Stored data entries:
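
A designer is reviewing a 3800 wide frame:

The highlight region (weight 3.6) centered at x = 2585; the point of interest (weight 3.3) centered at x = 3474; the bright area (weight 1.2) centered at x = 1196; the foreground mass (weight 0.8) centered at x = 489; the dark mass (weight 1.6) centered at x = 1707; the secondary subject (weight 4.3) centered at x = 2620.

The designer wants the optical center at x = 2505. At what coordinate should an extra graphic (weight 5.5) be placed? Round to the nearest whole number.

New total weight: (3.6 + 3.3 + 1.2 + 0.8 + 1.6 + 4.3) + 5.5 = 20.3.
x: need Σw·x = 20.3·2505 = 50851.5. Existing = 3.6·2585 + 3.3·3474 + 1.2·1196 + 0.8·489 + 1.6·1707 + 4.3·2620 = 36593.8. Remainder 14257.7 / 5.5 ≈ 2592.31.

x ≈ 2592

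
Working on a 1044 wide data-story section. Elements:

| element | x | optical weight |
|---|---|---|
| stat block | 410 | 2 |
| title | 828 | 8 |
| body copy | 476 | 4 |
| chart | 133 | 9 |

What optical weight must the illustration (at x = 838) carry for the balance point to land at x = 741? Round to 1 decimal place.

w ≈ 67.0

Existing Σw = 23 (2 + 8 + 4 + 9); existing moment 2·410 + 8·828 + 4·476 + 9·133 = 10545.
For the centroid to hit 741: (10545 + w·838) / (23 + w) = 741.
Rearranging, w·(838 − 741) = 741·23 − 10545 = 6498, so w ≈ 6498/97 = 66.99.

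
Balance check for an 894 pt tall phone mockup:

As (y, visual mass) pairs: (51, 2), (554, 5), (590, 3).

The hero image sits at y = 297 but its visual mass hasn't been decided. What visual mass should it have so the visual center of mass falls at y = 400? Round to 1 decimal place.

Known weights sum to 2 + 5 + 3 = 10; their moment is 2·51 + 5·554 + 3·590 = 4642.
Set Σw·y/Σw = 400: (4642 + 297w) = 400·(10 + w).
Rearranging, w·(297 − 400) = 400·10 − 4642 = -642, so w ≈ -642/-103 = 6.23.

w ≈ 6.2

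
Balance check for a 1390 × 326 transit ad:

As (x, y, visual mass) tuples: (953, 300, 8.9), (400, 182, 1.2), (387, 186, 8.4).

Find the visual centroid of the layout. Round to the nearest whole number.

(660, 241)

Total weight = 8.9 + 1.2 + 8.4 = 18.5.
x-moment: 8.9·953 + 1.2·400 + 8.4·387 = 12212.5; centroid 12212.5/18.5 ≈ 660.14.
y-moment: 8.9·300 + 1.2·182 + 8.4·186 = 4450.8; centroid 4450.8/18.5 ≈ 240.58.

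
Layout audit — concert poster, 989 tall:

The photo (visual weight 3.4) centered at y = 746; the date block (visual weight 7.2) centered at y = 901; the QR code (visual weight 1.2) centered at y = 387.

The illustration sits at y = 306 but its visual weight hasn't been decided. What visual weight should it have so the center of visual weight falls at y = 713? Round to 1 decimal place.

Fixed elements: Σw = 3.4 + 7.2 + 1.2 = 11.8, Σw·y = 3.4·746 + 7.2·901 + 1.2·387 = 9488.0.
For the centroid to hit 713: (9488.0 + w·306) / (11.8 + w) = 713.
Rearranging, w·(306 − 713) = 713·11.8 − 9488.0 = -1074.6, so w ≈ -1074.6/-407 = 2.64.

w ≈ 2.6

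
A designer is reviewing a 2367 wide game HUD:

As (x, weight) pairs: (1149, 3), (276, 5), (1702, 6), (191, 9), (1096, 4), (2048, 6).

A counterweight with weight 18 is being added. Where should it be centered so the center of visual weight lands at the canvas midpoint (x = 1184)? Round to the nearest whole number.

New total weight: (3 + 5 + 6 + 9 + 4 + 6) + 18 = 51.
Along x: (33430 + 18·x) / 51 = 1184 (existing moment 3·1149 + 5·276 + 6·1702 + 9·191 + 4·1096 + 6·2048 = 33430) ⇒ x = (60384 − 33430) / 18 ≈ 1497.44.

x ≈ 1497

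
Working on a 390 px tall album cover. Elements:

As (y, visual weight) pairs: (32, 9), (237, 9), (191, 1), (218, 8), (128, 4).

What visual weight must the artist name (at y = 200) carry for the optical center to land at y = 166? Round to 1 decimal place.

w ≈ 8.2

Known weights sum to 9 + 9 + 1 + 8 + 4 = 31; their moment is 9·32 + 9·237 + 1·191 + 8·218 + 4·128 = 4868.
Balance at y = 166 requires (4868 + w·200) / (31 + w) = 166.
So w = (166·31 − 4868)/(200 − 166) = 278/34 ≈ 8.18.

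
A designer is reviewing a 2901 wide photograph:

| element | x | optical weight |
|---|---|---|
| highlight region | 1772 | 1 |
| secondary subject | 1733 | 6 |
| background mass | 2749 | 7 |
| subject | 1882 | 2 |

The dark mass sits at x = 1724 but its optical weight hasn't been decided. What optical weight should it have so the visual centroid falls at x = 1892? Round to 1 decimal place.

w ≈ 29.2

Fixed elements: Σw = 1 + 6 + 7 + 2 = 16, Σw·x = 1·1772 + 6·1733 + 7·2749 + 2·1882 = 35177.
Balance at x = 1892 requires (35177 + w·1724) / (16 + w) = 1892.
Rearranging, w·(1724 − 1892) = 1892·16 − 35177 = -4905, so w ≈ -4905/-168 = 29.20.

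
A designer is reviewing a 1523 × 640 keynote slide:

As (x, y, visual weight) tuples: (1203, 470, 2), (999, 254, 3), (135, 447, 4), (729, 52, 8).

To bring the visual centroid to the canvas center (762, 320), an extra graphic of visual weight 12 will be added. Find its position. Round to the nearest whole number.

After adding the extra graphic, total weight = 2 + 3 + 4 + 8 + 12 = 29.
x: need Σw·x = 29·762 = 22098. Existing = 2·1203 + 3·999 + 4·135 + 8·729 = 11775. Remainder 10323 / 12 ≈ 860.25.
y: need Σw·y = 29·320 = 9280. Existing = 2·470 + 3·254 + 4·447 + 8·52 = 3906. Remainder 5374 / 12 ≈ 447.83.

(860, 448)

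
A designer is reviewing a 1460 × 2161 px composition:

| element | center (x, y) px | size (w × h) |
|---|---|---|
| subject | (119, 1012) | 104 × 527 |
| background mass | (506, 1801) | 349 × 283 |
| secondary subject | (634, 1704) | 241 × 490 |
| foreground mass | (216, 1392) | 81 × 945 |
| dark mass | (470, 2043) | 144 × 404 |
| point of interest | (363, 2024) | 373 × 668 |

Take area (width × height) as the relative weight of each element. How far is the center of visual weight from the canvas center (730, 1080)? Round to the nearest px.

Areas → weights: subject 104·527 = 54808, background mass 349·283 = 98767, secondary subject 241·490 = 118090, foreground mass 81·945 = 76545, dark mass 144·404 = 58176, point of interest 373·668 = 249164; Σw = 655550.
Σw·x = 54808·119 + 98767·506 + 118090·634 + 76545·216 + 58176·470 + 249164·363 = 265690286, so x̄ = 265690286/655550 ≈ 405.29.
Σw·y = 54808·1012 + 98767·1801 + 118090·1704 + 76545·1392 + 58176·2043 + 249164·2024 = 1164282567, so ȳ = 1164282567/655550 ≈ 1776.04.
From (730, 1080): dx = -324.71, dy = 696.04, so the distance is √(dx²+dy²) ≈ 768.05.

≈ 768 px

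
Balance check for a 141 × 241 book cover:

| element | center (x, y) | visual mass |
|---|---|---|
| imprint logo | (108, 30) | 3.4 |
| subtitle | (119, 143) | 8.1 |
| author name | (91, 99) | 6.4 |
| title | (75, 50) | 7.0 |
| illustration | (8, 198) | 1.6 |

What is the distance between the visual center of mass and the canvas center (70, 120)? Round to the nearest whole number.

≈ 32

Total weight = 3.4 + 8.1 + 6.4 + 7.0 + 1.6 = 26.5.
Σw·x = 3.4·108 + 8.1·119 + 6.4·91 + 7.0·75 + 1.6·8 = 2451.3, so x̄ = 2451.3/26.5 ≈ 92.50.
Σw·y = 3.4·30 + 8.1·143 + 6.4·99 + 7.0·50 + 1.6·198 = 2560.7, so ȳ = 2560.7/26.5 ≈ 96.63.
Offset from (70, 120): Δx ≈ 22.50, Δy ≈ -23.37; distance = √(Δx² + Δy²) ≈ 32.44.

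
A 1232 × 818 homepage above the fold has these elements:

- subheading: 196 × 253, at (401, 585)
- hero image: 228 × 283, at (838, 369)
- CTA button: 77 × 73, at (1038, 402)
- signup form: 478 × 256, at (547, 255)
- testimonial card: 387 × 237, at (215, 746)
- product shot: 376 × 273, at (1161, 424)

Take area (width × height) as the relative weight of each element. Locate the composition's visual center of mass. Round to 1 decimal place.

Areas: subheading 196·253 = 49588, hero image 228·283 = 64524, CTA button 77·73 = 5621, signup form 478·256 = 122368, testimonial card 387·237 = 91719, product shot 376·273 = 102648. Total weight = 436468.
Σw·x = 285619707; x̄ = 285619707/436468 ≈ 654.39.
Σw·y = 198226944; ȳ = 198226944/436468 ≈ 454.16.

(654.4, 454.2)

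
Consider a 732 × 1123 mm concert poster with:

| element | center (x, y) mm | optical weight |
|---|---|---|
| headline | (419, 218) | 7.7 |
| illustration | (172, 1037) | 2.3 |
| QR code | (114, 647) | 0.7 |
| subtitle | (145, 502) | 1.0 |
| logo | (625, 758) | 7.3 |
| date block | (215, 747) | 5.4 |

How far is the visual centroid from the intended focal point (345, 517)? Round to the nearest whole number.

Total weight = 7.7 + 2.3 + 0.7 + 1.0 + 7.3 + 5.4 = 24.4.
x-moment: 7.7·419 + 2.3·172 + 0.7·114 + 1.0·145 + 7.3·625 + 5.4·215 = 9570.2; centroid 9570.2/24.4 ≈ 392.22.
y-moment: 7.7·218 + 2.3·1037 + 0.7·647 + 1.0·502 + 7.3·758 + 5.4·747 = 14585.8; centroid 14585.8/24.4 ≈ 597.78.
From (345, 517): dx = 47.22, dy = 80.78, so the distance is √(dx²+dy²) ≈ 93.57.

≈ 94 mm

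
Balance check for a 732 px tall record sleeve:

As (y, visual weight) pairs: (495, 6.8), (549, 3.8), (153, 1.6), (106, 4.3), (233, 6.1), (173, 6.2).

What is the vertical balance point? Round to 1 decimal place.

Σw = 6.8 + 3.8 + 1.6 + 4.3 + 6.1 + 6.2 = 28.8.
Σw·y = 6.8·495 + 3.8·549 + 1.6·153 + 4.3·106 + 6.1·233 + 6.2·173 = 8646.7, so ȳ = 8646.7/28.8 ≈ 300.23.

y ≈ 300.2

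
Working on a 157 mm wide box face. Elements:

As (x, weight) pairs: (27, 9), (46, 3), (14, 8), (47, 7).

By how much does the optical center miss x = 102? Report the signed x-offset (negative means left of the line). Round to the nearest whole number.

Σw = 9 + 3 + 8 + 7 = 27.
Σw·x = 9·27 + 3·46 + 8·14 + 7·47 = 822, so x̄ = 822/27 ≈ 30.44.
Offset from x = 102: 30.44 − 102 ≈ -71.56.

≈ -72 mm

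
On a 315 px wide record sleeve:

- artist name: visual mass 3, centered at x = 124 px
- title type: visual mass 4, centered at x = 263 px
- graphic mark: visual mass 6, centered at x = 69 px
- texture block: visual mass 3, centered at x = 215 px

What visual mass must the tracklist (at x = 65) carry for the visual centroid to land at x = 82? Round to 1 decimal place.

w ≈ 68.9

Fixed elements: Σw = 3 + 4 + 6 + 3 = 16, Σw·x = 3·124 + 4·263 + 6·69 + 3·215 = 2483.
Set Σw·x/Σw = 82: (2483 + 65w) = 82·(16 + w).
Solving: w = (82·16 − 2483) / (65 − 82) = -1171 / -17 ≈ 68.88.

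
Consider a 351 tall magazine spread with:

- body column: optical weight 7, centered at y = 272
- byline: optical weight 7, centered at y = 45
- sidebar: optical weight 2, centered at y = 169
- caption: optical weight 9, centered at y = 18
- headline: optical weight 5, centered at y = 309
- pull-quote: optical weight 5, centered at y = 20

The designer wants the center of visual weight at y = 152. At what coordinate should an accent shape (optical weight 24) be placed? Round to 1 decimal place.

y ≈ 191.8

After adding the accent shape, total weight = 7 + 7 + 2 + 9 + 5 + 5 + 24 = 59.
y: need Σw·y = 59·152 = 8968. Existing = 7·272 + 7·45 + 2·169 + 9·18 + 5·309 + 5·20 = 4364. Remainder 4604 / 24 ≈ 191.83.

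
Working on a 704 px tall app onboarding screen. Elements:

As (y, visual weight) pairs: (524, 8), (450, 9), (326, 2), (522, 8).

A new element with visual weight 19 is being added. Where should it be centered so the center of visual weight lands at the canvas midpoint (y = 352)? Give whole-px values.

With the new element, Σw becomes 8 + 9 + 2 + 8 + 19 = 46.
y: target moment 46×352 = 16192; current 8·524 + 9·450 + 2·326 + 8·522 = 13070; the new element supplies 3122, so y = 3122/19 ≈ 164.32.

y ≈ 164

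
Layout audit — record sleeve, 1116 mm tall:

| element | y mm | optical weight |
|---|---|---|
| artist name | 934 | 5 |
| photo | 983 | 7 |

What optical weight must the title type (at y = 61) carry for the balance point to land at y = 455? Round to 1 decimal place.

w ≈ 15.5

Known weights sum to 5 + 7 = 12; their moment is 5·934 + 7·983 = 11551.
Balance at y = 455 requires (11551 + w·61) / (12 + w) = 455.
Solving: w = (455·12 − 11551) / (61 − 455) = -6091 / -394 ≈ 15.46.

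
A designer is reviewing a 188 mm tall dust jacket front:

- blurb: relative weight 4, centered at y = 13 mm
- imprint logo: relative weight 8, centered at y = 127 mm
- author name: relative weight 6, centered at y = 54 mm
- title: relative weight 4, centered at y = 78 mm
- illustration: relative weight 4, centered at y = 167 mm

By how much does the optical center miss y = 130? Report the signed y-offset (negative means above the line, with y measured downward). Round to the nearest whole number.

Σw = 4 + 8 + 6 + 4 + 4 = 26.
Σw·y = 4·13 + 8·127 + 6·54 + 4·78 + 4·167 = 2372, so ȳ = 2372/26 ≈ 91.23.
Against y = 130, that's 91.23 − 130 = -38.77.

≈ -39 mm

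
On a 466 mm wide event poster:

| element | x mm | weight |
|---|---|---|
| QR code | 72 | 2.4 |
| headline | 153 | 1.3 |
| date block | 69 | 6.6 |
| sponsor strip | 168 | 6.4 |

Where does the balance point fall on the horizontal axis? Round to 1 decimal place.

x ≈ 113.9

Σw = 2.4 + 1.3 + 6.6 + 6.4 = 16.7.
x-moment: 2.4·72 + 1.3·153 + 6.6·69 + 6.4·168 = 1902.3; centroid 1902.3/16.7 ≈ 113.91.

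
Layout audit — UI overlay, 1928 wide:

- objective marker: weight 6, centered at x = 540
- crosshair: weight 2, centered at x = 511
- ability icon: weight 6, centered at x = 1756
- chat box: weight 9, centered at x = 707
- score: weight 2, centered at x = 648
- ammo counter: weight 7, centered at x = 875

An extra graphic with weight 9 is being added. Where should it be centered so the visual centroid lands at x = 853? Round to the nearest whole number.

With the extra graphic, Σw becomes 6 + 2 + 6 + 9 + 2 + 7 + 9 = 41.
x: target moment 41×853 = 34973; current 6·540 + 2·511 + 6·1756 + 9·707 + 2·648 + 7·875 = 28582; the extra graphic supplies 6391, so x = 6391/9 ≈ 710.11.

x ≈ 710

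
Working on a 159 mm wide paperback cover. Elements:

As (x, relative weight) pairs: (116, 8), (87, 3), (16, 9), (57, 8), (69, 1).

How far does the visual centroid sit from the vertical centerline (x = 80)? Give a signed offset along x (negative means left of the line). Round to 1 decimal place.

Weights sum to 8 + 3 + 9 + 8 + 1 = 29.
x: (8·116 + 3·87 + 9·16 + 8·57 + 1·69) / 29 = 1858 / 29 ≈ 64.07
Offset from x = 80: 64.07 − 80 ≈ -15.93.

≈ -15.9 mm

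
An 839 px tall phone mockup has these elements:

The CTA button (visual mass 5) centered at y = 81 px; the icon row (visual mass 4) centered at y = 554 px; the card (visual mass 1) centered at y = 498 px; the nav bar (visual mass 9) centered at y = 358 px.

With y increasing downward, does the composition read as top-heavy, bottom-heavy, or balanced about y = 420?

top-heavy

Σw = 5 + 4 + 1 + 9 = 19.
Σw·y = 5·81 + 4·554 + 1·498 + 9·358 = 6341, so ȳ = 6341/19 ≈ 333.74.
333.7 lies above (smaller y than) the midline 420, so the layout is top-heavy.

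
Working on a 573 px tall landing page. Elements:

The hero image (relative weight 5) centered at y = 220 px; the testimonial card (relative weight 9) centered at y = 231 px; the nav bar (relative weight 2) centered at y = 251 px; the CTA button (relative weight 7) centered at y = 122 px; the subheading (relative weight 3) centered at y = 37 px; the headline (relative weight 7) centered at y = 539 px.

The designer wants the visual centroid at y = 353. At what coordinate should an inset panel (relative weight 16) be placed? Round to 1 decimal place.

New total weight: (5 + 9 + 2 + 7 + 3 + 7) + 16 = 49.
y: need Σw·y = 49·353 = 17297. Existing = 5·220 + 9·231 + 2·251 + 7·122 + 3·37 + 7·539 = 8419. Remainder 8878 / 16 ≈ 554.88.

y ≈ 554.9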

§ GOAL OF THE EXERCISE: Only the lines above starting with the one with "With y increasing" and going through the one with "Working on a 573" are to be copied, word for word and with both ends kept.

§ RESULT BELOW:
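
With y increasing downward, does the composition read as top-heavy, bottom-heavy, or balanced about y = 420?

top-heavy

Σw = 5 + 4 + 1 + 9 = 19.
Σw·y = 5·81 + 4·554 + 1·498 + 9·358 = 6341, so ȳ = 6341/19 ≈ 333.74.
333.7 lies above (smaller y than) the midline 420, so the layout is top-heavy.

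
Working on a 573 px tall landing page. Elements: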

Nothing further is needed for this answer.